Problem to solve
Repeat the lines beginning at the one with "Consider the market for soybeans. Demand is Qd = 746" and running to the end of the material, keeping the first and last of them, exactly as they appear.

-*-*-

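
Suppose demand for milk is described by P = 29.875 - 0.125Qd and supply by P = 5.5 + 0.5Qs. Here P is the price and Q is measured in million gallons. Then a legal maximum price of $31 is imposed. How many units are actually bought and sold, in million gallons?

39

Rearranging demand gives Qd = 239 - 8P; rearranging supply gives Qs = 2P - 11. Equilibrium: 239 - 8P = 2P - 11, so 250 = 10P and P* = 25, Q* = 39.
The ceiling of 31 is above the equilibrium price 25, so it is not binding; the market clears at P* = 25, Q* = 39.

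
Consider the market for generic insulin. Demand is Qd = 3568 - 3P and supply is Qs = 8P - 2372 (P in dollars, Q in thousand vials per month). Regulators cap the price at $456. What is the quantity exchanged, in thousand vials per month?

1276

Without the control the market clears where 3568 - 3P = 8P - 2372, i.e. P* = 540 and Q* = 1948.
Since 456 < 540, the ceiling is binding.
At P = 456: Qd = 3568 - 3·456 = 2200 and Qs = 8·456 - 2372 = 1276.
The quantity actually transacted is the short side, supply: 1276.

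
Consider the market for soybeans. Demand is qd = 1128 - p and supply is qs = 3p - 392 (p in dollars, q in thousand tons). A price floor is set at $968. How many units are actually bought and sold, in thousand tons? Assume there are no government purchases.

160

In a free market, 1128 - p = 3p - 392 gives the equilibrium p* = 380, q* = 748.
Since 968 > 380, the floor is binding.
At p = 968: qd = 1128 - 968 = 160 and qs = 3·968 - 392 = 2512.
The quantity actually transacted is the short side, demand: 160.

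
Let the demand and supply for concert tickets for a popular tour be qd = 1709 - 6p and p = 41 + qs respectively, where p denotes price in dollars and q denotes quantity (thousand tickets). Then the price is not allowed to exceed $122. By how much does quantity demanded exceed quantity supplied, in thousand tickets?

Rearranging supply gives qs = p - 41. Equilibrium: 1709 - 6p = p - 41, so 1750 = 7p and p* = 250, q* = 209.
Because the ceiling (122) lies below the market-clearing price, it is binding.
At p = 122: qd = 1709 - 6·122 = 977 and qs = 122 - 41 = 81.
Shortage = qd - qs = 977 - 81 = 896.

896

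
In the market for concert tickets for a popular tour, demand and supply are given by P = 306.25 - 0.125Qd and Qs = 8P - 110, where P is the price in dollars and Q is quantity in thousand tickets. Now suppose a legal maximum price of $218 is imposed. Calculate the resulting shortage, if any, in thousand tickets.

Rearranging demand gives Qd = 2450 - 8P. Without the control the market clears where 2450 - 8P = 8P - 110, i.e. P* = 160 and Q* = 1170.
The ceiling of 218 is above the equilibrium price 160, so it is not binding; the market clears at P* = 160, Q* = 1170.
Since the control does not bind, there is no shortage.

0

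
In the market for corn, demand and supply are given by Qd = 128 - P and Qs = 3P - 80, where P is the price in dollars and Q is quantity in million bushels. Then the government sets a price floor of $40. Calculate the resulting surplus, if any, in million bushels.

0

In a free market, 128 - P = 3P - 80 gives the equilibrium P* = 52, Q* = 76.
Since 40 is below P* = 52, the floor does not bind and the free-market outcome prevails.
Since the control does not bind, there is no surplus.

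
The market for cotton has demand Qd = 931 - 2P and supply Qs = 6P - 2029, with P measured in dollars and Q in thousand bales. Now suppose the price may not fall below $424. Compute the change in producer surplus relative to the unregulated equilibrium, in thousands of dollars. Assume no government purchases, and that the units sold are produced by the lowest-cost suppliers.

Equilibrium: 931 - 2P = 6P - 2029, so 2960 = 8P and P* = 370, Q* = 191.
Since 424 > 370, the floor is binding.
At P = 424: Qd = 931 - 2·424 = 83 and Qs = 6·424 - 2029 = 515.
Producer surplus without the control is ½ · (370 - 2029/6) · 191 = 36481/12.
With the floor, 83 units are sold at 424. The supply price at Q = 83 is 352, so PS = ½ · [(424 - 2029/6) + (424 - 352)] · 83 = 78601/12.
Change in producer surplus = 78601/12 - 36481/12 = 3510.

3510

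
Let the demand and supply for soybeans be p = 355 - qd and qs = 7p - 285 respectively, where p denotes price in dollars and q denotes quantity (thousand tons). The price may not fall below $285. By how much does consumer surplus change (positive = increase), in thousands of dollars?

Rearranging demand gives qd = 355 - p. Without the control the market clears where 355 - p = 7p - 285, i.e. p* = 80 and q* = 275.
Since 285 > 80, the floor is binding.
At p = 285: qd = 355 - 285 = 70 and qs = 7·285 - 285 = 1710.
Consumer surplus without the control is ½ · (355 - 80) · 275 = 37812.5.
With the floor, consumers buy 70 units at 285, so CS = ½ · (355 - 285) · 70 = 2450.
Change in consumer surplus = 2450 - 37812.5 = -35362.5.

-35362.5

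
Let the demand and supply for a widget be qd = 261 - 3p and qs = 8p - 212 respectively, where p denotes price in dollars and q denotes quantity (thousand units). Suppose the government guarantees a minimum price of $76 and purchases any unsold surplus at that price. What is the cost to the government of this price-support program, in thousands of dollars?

In a free market, 261 - 3p = 8p - 212 gives the equilibrium p* = 43, q* = 132.
Since 76 > 43, the floor is binding.
At p = 76: qd = 261 - 3·76 = 33 and qs = 8·76 - 212 = 396.
Surplus = qs - qd = 363.
Government expenditure = surplus × support price = 363 × 76 = 27588.

27588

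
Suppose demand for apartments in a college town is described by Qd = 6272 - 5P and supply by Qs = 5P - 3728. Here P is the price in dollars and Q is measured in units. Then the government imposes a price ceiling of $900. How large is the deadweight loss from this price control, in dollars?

50000

Equilibrium: 6272 - 5P = 5P - 3728, so 10000 = 10P and P* = 1000, Q* = 1272.
Since 900 < 1000, the ceiling is binding.
At P = 900: Qd = 6272 - 5·900 = 1772 and Qs = 5·900 - 3728 = 772.
Quantity traded falls to 772. At Q = 772 the demand price is (6272 - 772)/5 = 1100 and the supply price is (3728 + 772)/5 = 900.
Deadweight loss = ½ · (1100 - 900) · (1272 - 772) = ½ · 200 · 500 = 50000.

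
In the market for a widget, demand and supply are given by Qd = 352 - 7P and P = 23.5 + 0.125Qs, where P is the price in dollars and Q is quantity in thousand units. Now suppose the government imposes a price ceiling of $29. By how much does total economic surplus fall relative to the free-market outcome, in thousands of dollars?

420

Rearranging supply gives Qs = 8P - 188. Setting quantity demanded equal to quantity supplied, 352 - 7P = 8P - 188, gives P* = 36 and Q* = 100.
Because the ceiling (29) lies below the market-clearing price, it is binding.
At P = 29: Qd = 352 - 7·29 = 149 and Qs = 8·29 - 188 = 44.
Quantity traded falls to 44. At Q = 44 the demand price is (352 - 44)/7 = 44 and the supply price is (188 + 44)/8 = 29.
Deadweight loss = ½ · (44 - 29) · (100 - 44) = ½ · 15 · 56 = 420.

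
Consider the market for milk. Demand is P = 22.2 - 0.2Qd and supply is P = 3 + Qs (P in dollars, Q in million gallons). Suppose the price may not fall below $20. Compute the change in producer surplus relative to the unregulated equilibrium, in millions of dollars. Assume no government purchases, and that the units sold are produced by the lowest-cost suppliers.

-1.5

Rearranging demand gives Qd = 111 - 5P; rearranging supply gives Qs = P - 3. Setting quantity demanded equal to quantity supplied, 111 - 5P = P - 3, gives P* = 19 and Q* = 16.
Since 20 > 19, the floor is binding.
At P = 20: Qd = 111 - 5·20 = 11 and Qs = 20 - 3 = 17.
Producer surplus without the control is ½ · (19 - 3) · 16 = 128.
With the floor, 11 units are sold at 20. The supply price at Q = 11 is 14, so PS = ½ · [(20 - 3) + (20 - 14)] · 11 = 126.5.
Change in producer surplus = 126.5 - 128 = -1.5.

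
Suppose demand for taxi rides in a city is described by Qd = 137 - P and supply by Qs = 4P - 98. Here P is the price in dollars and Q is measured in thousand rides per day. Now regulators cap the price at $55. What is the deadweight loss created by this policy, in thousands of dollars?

0

Equilibrium: 137 - P = 4P - 98, so 235 = 5P and P* = 47, Q* = 90.
The ceiling of 55 is above the equilibrium price 47, so it is not binding; the market clears at P* = 47, Q* = 90.
Since the control does not bind, no trades are prevented and deadweight loss is zero.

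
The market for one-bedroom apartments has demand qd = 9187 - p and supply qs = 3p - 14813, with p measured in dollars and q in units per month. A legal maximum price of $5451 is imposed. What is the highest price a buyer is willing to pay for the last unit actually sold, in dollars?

Without the control the market clears where 9187 - p = 3p - 14813, i.e. p* = 6000 and q* = 3187.
Since 5451 < 6000, the ceiling is binding.
At p = 5451: qd = 9187 - 5451 = 3736 and qs = 3·5451 - 14813 = 1540.
Only 1540 units reach the market. On the demand curve, the marginal buyer's willingness to pay at q = 1540 is (9187 - 1540) = 7647.

7647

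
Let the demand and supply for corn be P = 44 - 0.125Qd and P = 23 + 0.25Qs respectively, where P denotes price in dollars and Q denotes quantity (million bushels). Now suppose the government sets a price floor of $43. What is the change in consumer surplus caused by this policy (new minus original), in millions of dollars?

Rearranging demand gives Qd = 352 - 8P; rearranging supply gives Qs = 4P - 92. Setting quantity demanded equal to quantity supplied, 352 - 8P = 4P - 92, gives P* = 37 and Q* = 56.
Because the floor (43) lies above the market-clearing price, it is binding.
At P = 43: Qd = 352 - 8·43 = 8 and Qs = 4·43 - 92 = 80.
Consumer surplus without the control is ½ · (44 - 37) · 56 = 196.
With the floor, consumers buy 8 units at 43, so CS = ½ · (44 - 43) · 8 = 4.
Change in consumer surplus = 4 - 196 = -192.

-192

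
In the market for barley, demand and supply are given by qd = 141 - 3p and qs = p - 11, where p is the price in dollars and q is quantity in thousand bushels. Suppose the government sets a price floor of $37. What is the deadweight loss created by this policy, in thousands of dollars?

Without the control the market clears where 141 - 3p = p - 11, i.e. p* = 38 and q* = 27.
Since 37 is below p* = 38, the floor does not bind and the free-market outcome prevails.
Since the control does not bind, no trades are prevented and deadweight loss is zero.

0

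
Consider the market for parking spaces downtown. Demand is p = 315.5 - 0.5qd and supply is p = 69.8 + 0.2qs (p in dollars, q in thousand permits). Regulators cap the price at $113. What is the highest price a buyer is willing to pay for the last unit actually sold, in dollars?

Rearranging demand gives qd = 631 - 2p; rearranging supply gives qs = 5p - 349. Setting quantity demanded equal to quantity supplied, 631 - 2p = 5p - 349, gives p* = 140 and q* = 351.
The ceiling of 113 is below the equilibrium price 140, so it binds.
At p = 113: qd = 631 - 2·113 = 405 and qs = 5·113 - 349 = 216.
Only 216 units reach the market. On the demand curve, the marginal buyer's willingness to pay at q = 216 is (631 - 216)/2 = 207.5.

207.5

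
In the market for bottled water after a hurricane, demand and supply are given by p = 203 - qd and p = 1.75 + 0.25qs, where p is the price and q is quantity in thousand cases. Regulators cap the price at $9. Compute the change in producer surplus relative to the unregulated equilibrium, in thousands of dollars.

-3135

Rearranging demand gives qd = 203 - p; rearranging supply gives qs = 4p - 7. Equilibrium: 203 - p = 4p - 7, so 210 = 5p and p* = 42, q* = 161.
Since 9 < 42, the ceiling is binding.
At p = 9: qd = 203 - 9 = 194 and qs = 4·9 - 7 = 29.
Producer surplus without the control is ½ · (42 - 1.75) · 161 = 3240.125.
With the ceiling, producers sell 29 units at 9, so PS = ½ · (9 - 1.75) · 29 = 105.125.
Change in producer surplus = 105.125 - 3240.125 = -3135.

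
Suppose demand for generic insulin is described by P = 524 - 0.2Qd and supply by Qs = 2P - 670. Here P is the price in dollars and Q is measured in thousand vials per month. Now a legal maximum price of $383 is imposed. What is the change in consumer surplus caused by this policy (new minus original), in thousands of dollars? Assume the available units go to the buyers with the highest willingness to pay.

5324.4

Rearranging demand gives Qd = 2620 - 5P. In a free market, 2620 - 5P = 2P - 670 gives the equilibrium P* = 470, Q* = 270.
The ceiling of 383 is below the equilibrium price 470, so it binds.
At P = 383: Qd = 2620 - 5·383 = 705 and Qs = 2·383 - 670 = 96.
Consumer surplus without the control is ½ · (524 - 470) · 270 = 7290.
With the ceiling, 96 units are sold at 383 (assume they go to the highest-value buyers). The demand price at Q = 96 is 504.8, so CS = ½ · [(524 - 383) + (504.8 - 383)] · 96 = 12614.4.
Change in consumer surplus = 12614.4 - 7290 = 5324.4.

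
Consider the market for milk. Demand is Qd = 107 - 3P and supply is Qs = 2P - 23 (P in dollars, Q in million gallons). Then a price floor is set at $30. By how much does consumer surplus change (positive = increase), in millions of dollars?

Equilibrium: 107 - 3P = 2P - 23, so 130 = 5P and P* = 26, Q* = 29.
The floor of 30 is above the equilibrium price 26, so it binds.
At P = 30: Qd = 107 - 3·30 = 17 and Qs = 2·30 - 23 = 37.
Consumer surplus without the control is ½ · (107/3 - 26) · 29 = 841/6.
With the floor, consumers buy 17 units at 30, so CS = ½ · (107/3 - 30) · 17 = 289/6.
Change in consumer surplus = 289/6 - 841/6 = -92.

-92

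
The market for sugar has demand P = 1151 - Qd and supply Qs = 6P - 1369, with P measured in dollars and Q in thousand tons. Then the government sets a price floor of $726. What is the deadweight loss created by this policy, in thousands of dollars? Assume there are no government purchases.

78141

Rearranging demand gives Qd = 1151 - P. Without the control the market clears where 1151 - P = 6P - 1369, i.e. P* = 360 and Q* = 791.
The floor of 726 is above the equilibrium price 360, so it binds.
At P = 726: Qd = 1151 - 726 = 425 and Qs = 6·726 - 1369 = 2987.
Quantity traded falls to 425. At Q = 425 the demand price is 1151 - 425 = 726 and the supply price is (1369 + 425)/6 = 299.
Deadweight loss = ½ · (726 - 299) · (791 - 425) = ½ · 427 · 366 = 78141.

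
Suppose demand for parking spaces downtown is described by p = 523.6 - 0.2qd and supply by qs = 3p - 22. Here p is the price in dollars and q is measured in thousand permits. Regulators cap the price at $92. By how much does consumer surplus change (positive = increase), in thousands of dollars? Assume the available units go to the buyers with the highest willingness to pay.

9472.4

Rearranging demand gives qd = 2618 - 5p. Equilibrium: 2618 - 5p = 3p - 22, so 2640 = 8p and p* = 330, q* = 968.
Since 92 < 330, the ceiling is binding.
At p = 92: qd = 2618 - 5·92 = 2158 and qs = 3·92 - 22 = 254.
Consumer surplus without the control is ½ · (523.6 - 330) · 968 = 93702.4.
With the ceiling, 254 units are sold at 92 (assume they go to the highest-value buyers). The demand price at q = 254 is 472.8, so CS = ½ · [(523.6 - 92) + (472.8 - 92)] · 254 = 103174.8.
Change in consumer surplus = 103174.8 - 93702.4 = 9472.4.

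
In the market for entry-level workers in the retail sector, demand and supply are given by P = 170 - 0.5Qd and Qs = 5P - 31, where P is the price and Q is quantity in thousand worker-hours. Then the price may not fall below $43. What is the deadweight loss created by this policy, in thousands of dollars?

Rearranging demand gives Qd = 340 - 2P. Equilibrium: 340 - 2P = 5P - 31, so 371 = 7P and P* = 53, Q* = 234.
Since 43 is below P* = 53, the floor does not bind and the free-market outcome prevails.
Since the control does not bind, no trades are prevented and deadweight loss is zero.

0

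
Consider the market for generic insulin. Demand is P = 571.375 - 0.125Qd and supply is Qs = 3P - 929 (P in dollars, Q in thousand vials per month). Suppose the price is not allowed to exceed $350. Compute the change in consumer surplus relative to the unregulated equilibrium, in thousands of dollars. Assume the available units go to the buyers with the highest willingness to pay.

Rearranging demand gives Qd = 4571 - 8P. Equilibrium: 4571 - 8P = 3P - 929, so 5500 = 11P and P* = 500, Q* = 571.
Because the ceiling (350) lies below the market-clearing price, it is binding.
At P = 350: Qd = 4571 - 8·350 = 1771 and Qs = 3·350 - 929 = 121.
Consumer surplus without the control is ½ · (571.375 - 500) · 571 = 20377.5625.
With the ceiling, 121 units are sold at 350 (assume they go to the highest-value buyers). The demand price at Q = 121 is 556.25, so CS = ½ · [(571.375 - 350) + (556.25 - 350)] · 121 = 25871.3125.
Change in consumer surplus = 25871.3125 - 20377.5625 = 5493.75.

5493.75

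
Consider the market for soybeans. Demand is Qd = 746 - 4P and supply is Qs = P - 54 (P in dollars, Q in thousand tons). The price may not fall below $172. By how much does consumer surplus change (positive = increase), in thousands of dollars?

In a free market, 746 - 4P = P - 54 gives the equilibrium P* = 160, Q* = 106.
The floor of 172 is above the equilibrium price 160, so it binds.
At P = 172: Qd = 746 - 4·172 = 58 and Qs = 172 - 54 = 118.
Consumer surplus without the control is ½ · (186.5 - 160) · 106 = 1404.5.
With the floor, consumers buy 58 units at 172, so CS = ½ · (186.5 - 172) · 58 = 420.5.
Change in consumer surplus = 420.5 - 1404.5 = -984.

-984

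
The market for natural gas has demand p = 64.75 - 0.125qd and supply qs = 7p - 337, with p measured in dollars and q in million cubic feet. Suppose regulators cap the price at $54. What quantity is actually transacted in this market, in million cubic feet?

Rearranging demand gives qd = 518 - 8p. In a free market, 518 - 8p = 7p - 337 gives the equilibrium p* = 57, q* = 62.
The ceiling of 54 is below the equilibrium price 57, so it binds.
At p = 54: qd = 518 - 8·54 = 86 and qs = 7·54 - 337 = 41.
The quantity actually transacted is the short side, supply: 41.

41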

-*-*-

Finished task
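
Consider the market for soybeans. Demand is Qd = 746 - 4P and supply is Qs = P - 54 (P in dollars, Q in thousand tons). The price may not fall below $172. By how much does consumer surplus change (positive = increase), in thousands of dollars?

In a free market, 746 - 4P = P - 54 gives the equilibrium P* = 160, Q* = 106.
The floor of 172 is above the equilibrium price 160, so it binds.
At P = 172: Qd = 746 - 4·172 = 58 and Qs = 172 - 54 = 118.
Consumer surplus without the control is ½ · (186.5 - 160) · 106 = 1404.5.
With the floor, consumers buy 58 units at 172, so CS = ½ · (186.5 - 172) · 58 = 420.5.
Change in consumer surplus = 420.5 - 1404.5 = -984.

-984

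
The market for natural gas has demand p = 64.75 - 0.125qd and supply qs = 7p - 337, with p measured in dollars and q in million cubic feet. Suppose regulators cap the price at $54. What quantity is actually transacted in this market, in million cubic feet?

Rearranging demand gives qd = 518 - 8p. In a free market, 518 - 8p = 7p - 337 gives the equilibrium p* = 57, q* = 62.
The ceiling of 54 is below the equilibrium price 57, so it binds.
At p = 54: qd = 518 - 8·54 = 86 and qs = 7·54 - 337 = 41.
The quantity actually transacted is the short side, supply: 41.

41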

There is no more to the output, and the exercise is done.